Collected data –

--*--

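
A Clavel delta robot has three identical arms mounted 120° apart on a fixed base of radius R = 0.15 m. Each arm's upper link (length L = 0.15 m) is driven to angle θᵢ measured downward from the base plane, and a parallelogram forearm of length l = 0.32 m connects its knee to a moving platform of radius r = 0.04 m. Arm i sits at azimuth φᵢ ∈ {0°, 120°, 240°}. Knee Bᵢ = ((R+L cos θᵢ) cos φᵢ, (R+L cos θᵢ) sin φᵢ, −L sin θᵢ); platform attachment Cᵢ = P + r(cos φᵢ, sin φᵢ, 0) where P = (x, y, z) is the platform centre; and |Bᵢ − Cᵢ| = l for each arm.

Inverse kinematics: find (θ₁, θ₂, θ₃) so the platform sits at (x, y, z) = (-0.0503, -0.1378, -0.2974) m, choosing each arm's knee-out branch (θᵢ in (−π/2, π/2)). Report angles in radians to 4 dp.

θ₁ = 1.0473, θ₂ = 1.2217, θ₃ = 0.0004

rotate P by −φ1: (-0.0503, -0.1378, -0.2974)
  A=0.1603, B=-0.2974, C=(l²−L²−A²−y'²−z²)/(2L)=-0.1774
  γ=atan2(-0.2974,0.1603)=-1.0764;  ψ=arccos(-0.5252)=2.1237;  θ1=γ+ψ≈1.0473
rotate P by −φ2: (-0.0942, 0.1125, -0.2974)
  e−x'=0.2042;  (l²−L²−(e−x')²−y'²−z²)/2L = -0.2096
  γ=atan2(-0.2974,0.2042)=-0.9691;  ψ=arccos(-0.5811)=2.1909;  θ2=γ+ψ≈1.2217
rotate P by −φ3: (0.1445, 0.0253, -0.2974)
  A=-0.0345, B=-0.2974, C=(l²−L²−A²−y'²−z²)/(2L)=-0.0346
  θ3 = atan2(B,A) + arccos(C/0.2994) = 0.0004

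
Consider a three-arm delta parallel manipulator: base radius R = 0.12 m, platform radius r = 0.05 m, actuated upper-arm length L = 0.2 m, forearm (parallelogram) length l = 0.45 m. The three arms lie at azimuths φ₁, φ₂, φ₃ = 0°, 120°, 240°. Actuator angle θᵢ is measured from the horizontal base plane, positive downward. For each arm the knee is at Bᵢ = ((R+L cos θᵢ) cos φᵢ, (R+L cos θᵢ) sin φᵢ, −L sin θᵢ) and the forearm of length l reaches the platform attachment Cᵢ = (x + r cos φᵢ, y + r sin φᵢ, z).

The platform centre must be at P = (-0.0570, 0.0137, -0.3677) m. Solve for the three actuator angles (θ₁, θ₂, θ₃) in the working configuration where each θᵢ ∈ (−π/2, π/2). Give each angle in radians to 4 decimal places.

θ₁ = 0.2619, θ₂ = -0.0872, θ₃ = 0.0004

φ1=0.0° → target in arm frame (-0.0570, 0.0137)
  A cos θ + B sin θ = C:  0.1270·cos θ + -0.3677·sin θ = 0.0275
  √(A²+B²)=0.3890;  θ1 = -1.2382+1.5002 ≈ 0.2619
φ2=120.0° → target in arm frame (0.0404, 0.0425)
  A cos θ + B sin θ = C:  0.0296·cos θ + -0.3677·sin θ = 0.0615
  γ=atan2(-0.3677,0.0296)=-1.4904;  ψ=arccos(0.1668)=1.4032;  θ2=γ+ψ≈-0.0872
arm 3 (φ=240.0°): x'=0.0166, y'=-0.0562
  e−x'=0.0534;  (l²−L²−(e−x')²−y'²−z²)/2L = 0.0532
  √(A²+B²)=0.3716;  θ3 = -1.4267+1.4271 ≈ 0.0004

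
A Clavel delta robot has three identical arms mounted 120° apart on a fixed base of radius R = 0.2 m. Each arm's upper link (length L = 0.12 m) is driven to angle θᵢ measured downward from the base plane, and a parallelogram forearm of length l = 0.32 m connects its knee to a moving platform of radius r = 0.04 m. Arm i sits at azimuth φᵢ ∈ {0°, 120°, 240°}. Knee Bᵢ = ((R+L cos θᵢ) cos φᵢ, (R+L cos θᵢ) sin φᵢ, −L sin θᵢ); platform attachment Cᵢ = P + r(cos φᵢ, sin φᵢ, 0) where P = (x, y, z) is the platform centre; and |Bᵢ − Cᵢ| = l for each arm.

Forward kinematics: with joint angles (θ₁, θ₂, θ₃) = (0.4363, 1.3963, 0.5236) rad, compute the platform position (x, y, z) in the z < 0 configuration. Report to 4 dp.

φ1=0.0°: virtual centre (0.2688, 0.0000, -0.0507), radius l
arm 2 at φ=120.0°: (R−r)+L cos θ2 = 0.1808;  S2 = (-0.0904, 0.1566, -0.1182)
φ3=240.0°: virtual centre (-0.1320, -0.2286, -0.0600), radius l
subtract pairs → two planes through P
linear system: -0.7184x+0.3132y = -0.0281−-0.1349z; -0.8014x+-0.4571y = -0.0015−-0.0186z
det = 0.5794;  x = 0.0230+-0.1165z,  y = -0.0370+0.1636z
into |P−S₁|² = l²: 1.0403z² + 0.1466z + -0.0381 = 0;  Δ = 0.1799;  z = -0.2743 or 0.1334 → z<0 root = -0.2743
x = 0.0550, y = -0.0819

(0.0550, -0.0819, -0.2743)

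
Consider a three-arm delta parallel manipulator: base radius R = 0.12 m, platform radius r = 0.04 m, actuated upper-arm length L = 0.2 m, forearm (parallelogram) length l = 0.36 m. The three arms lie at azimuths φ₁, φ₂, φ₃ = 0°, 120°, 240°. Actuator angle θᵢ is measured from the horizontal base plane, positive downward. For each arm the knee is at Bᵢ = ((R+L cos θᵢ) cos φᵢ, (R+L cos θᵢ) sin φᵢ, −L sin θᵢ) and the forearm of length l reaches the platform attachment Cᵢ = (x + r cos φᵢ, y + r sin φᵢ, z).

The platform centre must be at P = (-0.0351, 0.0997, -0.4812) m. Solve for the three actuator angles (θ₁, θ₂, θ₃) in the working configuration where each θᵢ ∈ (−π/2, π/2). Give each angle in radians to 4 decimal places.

θ₁ = 1.2219, θ₂ = 0.7857, θ₃ = 1.3091

rotate P by −φ1: (-0.0351, 0.0997, -0.4812)
  A=0.1151, B=-0.4812, C=(l²−L²−A²−y'²−z²)/(2L)=-0.4129
  γ=atan2(-0.4812,0.1151)=-1.3360;  ψ=arccos(-0.8344)=2.5579;  θ1=γ+ψ≈1.2219
rotate P by −φ2: (0.1039, -0.0195, -0.4812)
  A cos θ + B sin θ = C:  -0.0239·cos θ + -0.4812·sin θ = -0.3573
  √(A²+B²)=0.4818;  θ2 = -1.6204+2.4061 ≈ 0.7857
rotate P by −φ3: (-0.0688, -0.0802, -0.4812)
  A=0.1488, B=-0.4812, C=(l²−L²−A²−y'²−z²)/(2L)=-0.4263
  γ=atan2(-0.4812,0.1488)=-1.2709;  ψ=arccos(-0.8464)=2.5800;  θ3=γ+ψ≈1.3091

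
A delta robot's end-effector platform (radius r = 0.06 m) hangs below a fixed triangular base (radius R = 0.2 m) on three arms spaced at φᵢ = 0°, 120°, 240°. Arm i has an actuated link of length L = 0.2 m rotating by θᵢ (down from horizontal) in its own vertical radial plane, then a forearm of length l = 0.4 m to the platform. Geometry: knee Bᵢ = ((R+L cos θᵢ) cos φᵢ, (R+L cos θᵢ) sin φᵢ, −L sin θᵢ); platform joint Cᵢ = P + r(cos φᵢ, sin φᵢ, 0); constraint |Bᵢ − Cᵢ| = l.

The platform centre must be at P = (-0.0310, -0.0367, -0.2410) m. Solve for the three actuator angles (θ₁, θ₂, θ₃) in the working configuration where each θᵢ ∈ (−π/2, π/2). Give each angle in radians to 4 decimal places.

θ₁ = 0.3488, θ₂ = 0.2616, θ₃ = -0.1744

arm 1 (φ=0.0°): x'=-0.0310, y'=-0.0367
  A=0.1710, B=-0.2410, C=(l²−L²−A²−y'²−z²)/(2L)=0.0783
  √(A²+B²)=0.2955;  θ1 = -0.9537+1.3025 ≈ 0.3488
rotate P by −φ2: (-0.0163, 0.0452, -0.2410)
  e−x'=0.1563;  (l²−L²−(e−x')²−y'²−z²)/2L = 0.0886
  θ2 = atan2(B,A) + arccos(C/0.2872) = 0.2616
arm 3 (φ=240.0°): x'=0.0473, y'=-0.0085
  A=0.0927, B=-0.2410, C=(l²−L²−A²−y'²−z²)/(2L)=0.1331
  γ=atan2(-0.2410,0.0927)=-1.2035;  ψ=arccos(0.5156)=1.0291;  θ3=γ+ψ≈-0.1744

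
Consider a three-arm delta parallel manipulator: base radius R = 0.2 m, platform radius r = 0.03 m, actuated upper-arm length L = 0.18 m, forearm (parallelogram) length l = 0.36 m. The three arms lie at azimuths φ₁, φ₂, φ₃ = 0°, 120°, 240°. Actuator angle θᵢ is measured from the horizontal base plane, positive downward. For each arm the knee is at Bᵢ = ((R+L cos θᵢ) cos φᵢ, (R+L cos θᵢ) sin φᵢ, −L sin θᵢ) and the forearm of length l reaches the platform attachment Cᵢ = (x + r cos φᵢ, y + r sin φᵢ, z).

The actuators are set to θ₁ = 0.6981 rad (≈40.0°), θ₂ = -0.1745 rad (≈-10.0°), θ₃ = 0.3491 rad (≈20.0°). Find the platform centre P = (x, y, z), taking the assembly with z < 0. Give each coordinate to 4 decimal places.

(-0.0473, 0.0281, -0.1670)

O1 = (0.3079·cos0.0°, 0.3079·sin0.0°, -0.1157) = (0.3079, 0.0000, -0.1157)
arm 2 at φ=120.0°: (R−r)+L cos θ2 = 0.3473;  O2 = (-0.1736, 0.3007, 0.0313)
arm 3 at φ=240.0°: (R−r)+L cos θ3 = 0.3391;  O3 = (-0.1696, -0.2937, -0.0616)
eliminate P² terms by subtracting sphere 1 from 2 and 3
[-0.9630 0.6015 0.2939]·P = 0.0134;  [-0.9549 -0.5874 0.1083]·P = 0.0106
Cramer: x(z) = -0.0125+0.2085z;  y(z) = 0.0022-0.1547z
quadratic in z: (1.0674)z²+(0.0971)z+(-0.0136)=0, √Δ=0.2594 → z ∈ {-0.1670, 0.0761}; z = -0.1670 (taking z<0)
x = -0.0473, y = 0.0281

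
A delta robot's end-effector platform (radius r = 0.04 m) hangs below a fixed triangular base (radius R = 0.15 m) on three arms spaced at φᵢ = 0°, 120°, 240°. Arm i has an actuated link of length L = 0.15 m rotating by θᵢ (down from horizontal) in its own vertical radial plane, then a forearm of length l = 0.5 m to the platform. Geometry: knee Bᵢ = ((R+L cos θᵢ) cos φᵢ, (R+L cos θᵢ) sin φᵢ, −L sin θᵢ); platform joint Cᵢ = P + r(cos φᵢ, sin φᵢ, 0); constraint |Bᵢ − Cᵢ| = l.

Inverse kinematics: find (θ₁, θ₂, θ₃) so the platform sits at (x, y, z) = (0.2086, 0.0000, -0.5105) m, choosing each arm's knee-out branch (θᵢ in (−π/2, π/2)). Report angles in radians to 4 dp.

φ1=0.0° → target in arm frame (0.2086, 0.0000)
  A cos θ + B sin θ = C:  -0.0986·cos θ + -0.5105·sin θ = -0.1428
  √(A²+B²)=0.5199;  θ1 = -1.7616+1.8490 ≈ 0.0874
rotate P by −φ2: (-0.1043, -0.1807, -0.5105)
  e−x'=0.2143;  (l²−L²−(e−x')²−y'²−z²)/2L = -0.3722
  θ2 = atan2(B,A) + arccos(C/0.5537) = 1.1348
rotate P by −φ3: (-0.1043, 0.1807, -0.5105)
  A=0.2143, B=-0.5105, C=(l²−L²−A²−y'²−z²)/(2L)=-0.3722
  θ3 = atan2(B,A) + arccos(C/0.5537) = 1.1348

θ₁ = 0.0874, θ₂ = 1.1348, θ₃ = 1.1348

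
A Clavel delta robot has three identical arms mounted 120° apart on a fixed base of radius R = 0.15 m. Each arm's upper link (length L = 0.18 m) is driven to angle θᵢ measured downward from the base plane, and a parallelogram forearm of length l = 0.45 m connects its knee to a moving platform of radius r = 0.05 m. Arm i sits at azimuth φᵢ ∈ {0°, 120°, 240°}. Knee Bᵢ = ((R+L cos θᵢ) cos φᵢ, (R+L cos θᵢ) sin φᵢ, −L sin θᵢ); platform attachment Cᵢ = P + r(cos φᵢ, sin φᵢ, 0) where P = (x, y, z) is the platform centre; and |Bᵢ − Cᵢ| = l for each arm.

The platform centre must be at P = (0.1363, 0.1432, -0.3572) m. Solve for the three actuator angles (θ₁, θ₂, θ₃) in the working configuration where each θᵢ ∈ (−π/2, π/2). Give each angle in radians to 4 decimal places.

φ1=0.0° → target in arm frame (0.1363, 0.1432)
  A=-0.0363, B=-0.3572, C=(l²−L²−A²−y'²−z²)/(2L)=0.0575
  √(A²+B²)=0.3590;  θ1 = -1.6721+1.4101 ≈ -0.2620
φ2=120.0° → target in arm frame (0.0559, -0.1896)
  e−x'=0.0441;  (l²−L²−(e−x')²−y'²−z²)/2L = 0.0128
  γ=atan2(-0.3572,0.0441)=-1.4479;  ψ=arccos(0.0355)=1.5353;  θ2=γ+ψ≈0.0874
φ3=240.0° → target in arm frame (-0.1922, 0.0464)
  A cos θ + B sin θ = C:  0.2922·cos θ + -0.3572·sin θ = -0.1250
  θ3 = atan2(B,A) + arccos(C/0.4615) = 0.9599

θ₁ = -0.2620, θ₂ = 0.0874, θ₃ = 0.9599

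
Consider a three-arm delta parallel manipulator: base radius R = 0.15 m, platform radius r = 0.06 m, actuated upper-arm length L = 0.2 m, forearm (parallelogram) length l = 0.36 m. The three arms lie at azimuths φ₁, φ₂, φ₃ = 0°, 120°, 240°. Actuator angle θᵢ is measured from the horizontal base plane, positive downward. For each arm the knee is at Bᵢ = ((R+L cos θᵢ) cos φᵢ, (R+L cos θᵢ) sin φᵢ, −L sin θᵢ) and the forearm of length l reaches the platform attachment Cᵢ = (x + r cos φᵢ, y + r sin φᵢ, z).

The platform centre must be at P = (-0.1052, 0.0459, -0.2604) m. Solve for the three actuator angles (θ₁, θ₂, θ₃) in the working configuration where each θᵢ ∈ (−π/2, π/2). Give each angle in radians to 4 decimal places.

φ1=0.0° → target in arm frame (-0.1052, 0.0459)
  A=0.1952, B=-0.2604, C=(l²−L²−A²−y'²−z²)/(2L)=-0.0460
  √(A²+B²)=0.3254;  θ1 = -0.9275+1.7128 ≈ 0.7852
arm 2 (φ=120.0°): x'=0.0924, y'=0.0682
  A=-0.0024, B=-0.2604, C=(l²−L²−A²−y'²−z²)/(2L)=0.0429
  γ=atan2(-0.2604,-0.0024)=-1.5798;  ψ=arccos(0.1646)=1.4055;  θ2=γ+ψ≈-0.1743
arm 3 (φ=240.0°): x'=0.0128, y'=-0.1141
  A=0.0772, B=-0.2604, C=(l²−L²−A²−y'²−z²)/(2L)=0.0071
  γ=atan2(-0.2604,0.0772)=-1.2828;  ψ=arccos(0.0261)=1.5447;  θ3=γ+ψ≈0.2620

θ₁ = 0.7852, θ₂ = -0.1743, θ₃ = 0.2620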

--*--

Work instruction – Copy the lines above exactly. Start with the line containing "The platform centre must be at P = (-0.0351, 0.0997, -0.4812)", end with the line containing "A delta robot's end-effector platform (radius r = 0.06", and include both.

Written solution –
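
The platform centre must be at P = (-0.0351, 0.0997, -0.4812) m. Solve for the three actuator angles (θ₁, θ₂, θ₃) in the working configuration where each θᵢ ∈ (−π/2, π/2). Give each angle in radians to 4 decimal places.

θ₁ = 1.2219, θ₂ = 0.7857, θ₃ = 1.3091

rotate P by −φ1: (-0.0351, 0.0997, -0.4812)
  A=0.1151, B=-0.4812, C=(l²−L²−A²−y'²−z²)/(2L)=-0.4129
  γ=atan2(-0.4812,0.1151)=-1.3360;  ψ=arccos(-0.8344)=2.5579;  θ1=γ+ψ≈1.2219
rotate P by −φ2: (0.1039, -0.0195, -0.4812)
  A cos θ + B sin θ = C:  -0.0239·cos θ + -0.4812·sin θ = -0.3573
  √(A²+B²)=0.4818;  θ2 = -1.6204+2.4061 ≈ 0.7857
rotate P by −φ3: (-0.0688, -0.0802, -0.4812)
  A=0.1488, B=-0.4812, C=(l²−L²−A²−y'²−z²)/(2L)=-0.4263
  γ=atan2(-0.4812,0.1488)=-1.2709;  ψ=arccos(-0.8464)=2.5800;  θ3=γ+ψ≈1.3091

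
A delta robot's end-effector platform (radius r = 0.06 m) hangs below a fixed triangular base (radius R = 0.2 m) on three arms spaced at φᵢ = 0°, 120°, 240°. Arm i has an actuated link of length L = 0.2 m rotating by θᵢ (down from horizontal) in its own vertical radial plane, then a forearm of length l = 0.4 m to the platform. Geometry: knee Bᵢ = ((R+L cos θᵢ) cos φᵢ, (R+L cos θᵢ) sin φᵢ, −L sin θᵢ); platform joint Cᵢ = P + r(cos φᵢ, sin φᵢ, 0); constraint |Bᵢ − Cᵢ| = l.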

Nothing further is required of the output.